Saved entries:
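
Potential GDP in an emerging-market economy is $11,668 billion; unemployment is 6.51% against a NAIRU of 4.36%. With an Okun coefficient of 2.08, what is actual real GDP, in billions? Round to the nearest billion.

Unemployment gap = 6.51 - 4.36 = 2.15 points, so the output gap is -2.08 × 2.15 = -4.472%.
Actual GDP = 11668 × (1 - 4.472/100) = 11668 × 0.95528 ≈ 11146 billion.

$11,146 billion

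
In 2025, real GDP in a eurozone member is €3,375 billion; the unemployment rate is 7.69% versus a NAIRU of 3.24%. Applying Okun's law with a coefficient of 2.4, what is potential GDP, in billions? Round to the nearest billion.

Unemployment gap = 7.69 - 3.24 = 4.45 points, so output gap = -2.4 × 4.45 = -10.68%.
Since Y = Y* × (1 + gap/100), Y* = 3375/0.8932 ≈ 3779 billion.

€3,779 billion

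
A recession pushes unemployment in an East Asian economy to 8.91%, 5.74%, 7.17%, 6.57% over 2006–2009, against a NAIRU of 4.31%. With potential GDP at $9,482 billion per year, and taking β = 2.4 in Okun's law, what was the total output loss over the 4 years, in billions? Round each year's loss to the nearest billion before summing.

Year 2006: gap = -2.4 × (8.91 - 4.31) = -11.04%, loss ≈ 9482 × 11.04/100 ≈ 1047.
Year 2007: gap = -2.4 × (5.74 - 4.31) = -3.432%, loss ≈ 9482 × 3.432/100 ≈ 325.
Year 2008: gap = -2.4 × (7.17 - 4.31) = -6.864%, loss ≈ 9482 × 6.864/100 ≈ 651.
Year 2009: gap = -2.4 × (6.57 - 4.31) = -5.424%, loss ≈ 9482 × 5.424/100 ≈ 514.
Total lost output = 1047 + 325 + 651 + 514 = 2537 billion.

$2,537 billion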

WHAT YOU WILL DO ::
Retype exactly the line with "A recession pushes" and each line after it until the records end, and include no other line.

OUTPUT OF THE TASK ::
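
A recession pushes unemployment in an East Asian economy to 8.91%, 5.74%, 7.17%, 6.57% over 2006–2009, against a NAIRU of 4.31%. With potential GDP at $9,482 billion per year, and taking β = 2.4 in Okun's law, what was the total output loss over the 4 years, in billions? Round each year's loss to the nearest billion before summing.

Year 2006: gap = -2.4 × (8.91 - 4.31) = -11.04%, loss ≈ 9482 × 11.04/100 ≈ 1047.
Year 2007: gap = -2.4 × (5.74 - 4.31) = -3.432%, loss ≈ 9482 × 3.432/100 ≈ 325.
Year 2008: gap = -2.4 × (7.17 - 4.31) = -6.864%, loss ≈ 9482 × 6.864/100 ≈ 651.
Year 2009: gap = -2.4 × (6.57 - 4.31) = -5.424%, loss ≈ 9482 × 5.424/100 ≈ 514.
Total lost output = 1047 + 325 + 651 + 514 = 2537 billion.

$2,537 billion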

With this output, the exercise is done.